### [YOUR GOAL]
Your task is to filter the entries and copy every line containing the string "unsigned".

INFORMATION SHOWN Block Start

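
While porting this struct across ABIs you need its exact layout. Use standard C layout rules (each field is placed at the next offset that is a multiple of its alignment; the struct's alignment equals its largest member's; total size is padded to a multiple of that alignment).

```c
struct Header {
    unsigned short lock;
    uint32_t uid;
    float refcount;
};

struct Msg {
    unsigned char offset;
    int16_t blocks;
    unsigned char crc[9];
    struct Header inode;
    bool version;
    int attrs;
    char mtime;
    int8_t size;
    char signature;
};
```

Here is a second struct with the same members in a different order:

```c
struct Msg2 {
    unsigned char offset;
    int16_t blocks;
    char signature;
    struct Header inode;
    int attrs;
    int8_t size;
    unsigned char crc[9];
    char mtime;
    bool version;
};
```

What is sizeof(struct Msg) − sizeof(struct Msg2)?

Header: lock at 0 (size 2, align 2) → ends 2; pad 2 to align 4 for uid; uid at 4 (size 4, align 4) → ends 8; refcount at 8 (size 4, align 4) → ends 12; total 12 bytes, alignment 4
offset at 0 (size 1, align 1) → ends 1
pad 1 to align 2 for blocks
blocks at 2 (size 2, align 2) → ends 4
crc at 4 (size 9, align 1) → ends 13
pad 3 to align 4 for inode
inode at 16 (size 12, align 4) → ends 28
version at 28 (size 1, align 1) → ends 29
pad 3 to align 4 for attrs
attrs at 32 (size 4, align 4) → ends 36
mtime at 36 (size 1, align 1) → ends 37
size at 37 (size 1, align 1) → ends 38
signature at 38 (size 1, align 1) → ends 39
tail pad 1 to reach multiple of 4
total 40 bytes, alignment 4
— Msg2 —
offset at 0 (size 1, align 1) → ends 1
pad 1 to align 2 for blocks
blocks at 2 (size 2, align 2) → ends 4
signature at 4 (size 1, align 1) → ends 5
pad 3 to align 4 for inode
inode at 8 (size 12, align 4) → ends 20
attrs at 20 (size 4, align 4) → ends 24
size at 24 (size 1, align 1) → ends 25
crc at 25 (size 9, align 1) → ends 34
mtime at 34 (size 1, align 1) → ends 35
version at 35 (size 1, align 1) → ends 36
total 36 bytes, alignment 4
40 − 36 = 4

4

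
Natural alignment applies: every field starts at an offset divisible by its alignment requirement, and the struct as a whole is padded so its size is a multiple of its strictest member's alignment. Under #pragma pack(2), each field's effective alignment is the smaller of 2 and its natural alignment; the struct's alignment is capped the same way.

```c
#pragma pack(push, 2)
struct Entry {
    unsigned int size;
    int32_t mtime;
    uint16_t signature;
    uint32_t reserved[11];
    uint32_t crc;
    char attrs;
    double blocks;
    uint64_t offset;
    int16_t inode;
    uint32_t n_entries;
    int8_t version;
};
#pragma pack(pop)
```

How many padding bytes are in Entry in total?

@0: size [4B, align 2] → 4
@4: mtime [4B, align 2] → 8
@8: signature [2B, align 2] → 10
@10: reserved [44B, align 2] → 54
@54: crc [4B, align 2] → 58
@58: attrs [1B, align 1] → 59
+1 pad (align 2)
@60: blocks [8B, align 2] → 68
@68: offset [8B, align 2] → 76
@76: inode [2B, align 2] → 78
@78: n_entries [4B, align 2] → 82
@82: version [1B, align 1] → 83
+1 tail pad (align 2)
size 84, align 2
data bytes 82, size 84 → padding 2

2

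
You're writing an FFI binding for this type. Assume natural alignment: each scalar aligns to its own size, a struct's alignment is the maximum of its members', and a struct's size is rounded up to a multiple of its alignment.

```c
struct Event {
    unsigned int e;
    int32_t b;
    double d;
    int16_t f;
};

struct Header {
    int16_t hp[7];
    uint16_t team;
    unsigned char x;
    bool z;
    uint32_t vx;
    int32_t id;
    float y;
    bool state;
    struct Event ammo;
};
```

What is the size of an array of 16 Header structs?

1024

Event: @0: e [4B, align 4] → 4; @4: b [4B, align 4] → 8; @8: d [8B, align 8] → 16; @16: f [2B, align 2] → 18; +6 tail pad (align 8); size 24, align 8
@0: hp [14B, align 2] → 14
@14: team [2B, align 2] → 16
@16: x [1B, align 1] → 17
@17: z [1B, align 1] → 18
+2 pad (align 4)
@20: vx [4B, align 4] → 24
@24: id [4B, align 4] → 28
@28: y [4B, align 4] → 32
@32: state [1B, align 1] → 33
+7 pad (align 8)
@40: ammo [24B, align 8] → 64
size 64, align 8
array of 16: 16 × 64 = 1024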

INFORMATION SHOWN Block End

### [RESPONSE TO THE EXERCISE]
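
    unsigned short lock;
    unsigned char offset;
    unsigned char crc[9];
    unsigned char offset;
    unsigned char crc[9];
    unsigned int size;
    unsigned int e;
    unsigned char x;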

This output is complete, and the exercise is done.